[Work instruction]:
Go through the data and copy each line where the word "mean" shows up.

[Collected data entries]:

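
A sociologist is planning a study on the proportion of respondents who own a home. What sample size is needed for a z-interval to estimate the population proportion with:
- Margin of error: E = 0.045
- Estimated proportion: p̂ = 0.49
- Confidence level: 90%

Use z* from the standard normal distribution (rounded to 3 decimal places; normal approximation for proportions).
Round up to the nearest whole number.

Using z* for proportion z-interval (normal approximation).

For 90% confidence, z* = 1.645 (from standard normal table)

Sample size formula for proportion z-interval: n = z*²p̂(1-p̂)/E²

n = 1.645² × 0.49 × 0.51 / 0.045²
  = 2.706025 × 0.2499 / 0.002025
  = 333.9435

Round up to the nearest whole number: n = 334

334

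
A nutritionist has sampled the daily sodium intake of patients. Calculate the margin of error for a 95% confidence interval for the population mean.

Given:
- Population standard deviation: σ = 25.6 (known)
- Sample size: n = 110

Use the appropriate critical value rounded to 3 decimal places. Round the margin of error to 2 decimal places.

The population standard deviation σ is known, so use the z-interval margin of error formula.

For 95% confidence, z* = 1.96 (from standard normal table)

Margin of error formula for z-interval: E = z* × σ/√n

E = 1.96 × 25.6/√110
  = 1.96 × 2.440864
  = 4.7841

Rounded to 2 decimal places:

4.78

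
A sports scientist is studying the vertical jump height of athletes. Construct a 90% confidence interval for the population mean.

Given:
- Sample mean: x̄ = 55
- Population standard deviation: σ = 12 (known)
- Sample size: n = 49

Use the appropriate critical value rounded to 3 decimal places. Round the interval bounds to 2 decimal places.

The population standard deviation σ is known, so use a z-interval (standard normal critical value).

For 90% confidence, z* = 1.645 (from standard normal table)

Standard error: SE = σ/√n = 12/√49 = 1.714286

Margin of error: E = z* × SE = 1.645 × 1.714286 = 2.8200

Z-interval: x̄ ± E = 55 ± 2.8200 = (52.1800, 57.8200)

Rounded to 2 decimal places:

(52.18, 57.82)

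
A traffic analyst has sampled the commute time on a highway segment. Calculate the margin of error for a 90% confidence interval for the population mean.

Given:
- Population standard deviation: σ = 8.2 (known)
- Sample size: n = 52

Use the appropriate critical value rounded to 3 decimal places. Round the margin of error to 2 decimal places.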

[Solution for this problem]:
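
A nutritionist has sampled the daily sodium intake of patients. Calculate the margin of error for a 95% confidence interval for the population mean.
A sports scientist is studying the vertical jump height of athletes. Construct a 90% confidence interval for the population mean.
- Sample mean: x̄ = 55
A traffic analyst has sampled the commute time on a highway segment. Calculate the margin of error for a 90% confidence interval for the population mean.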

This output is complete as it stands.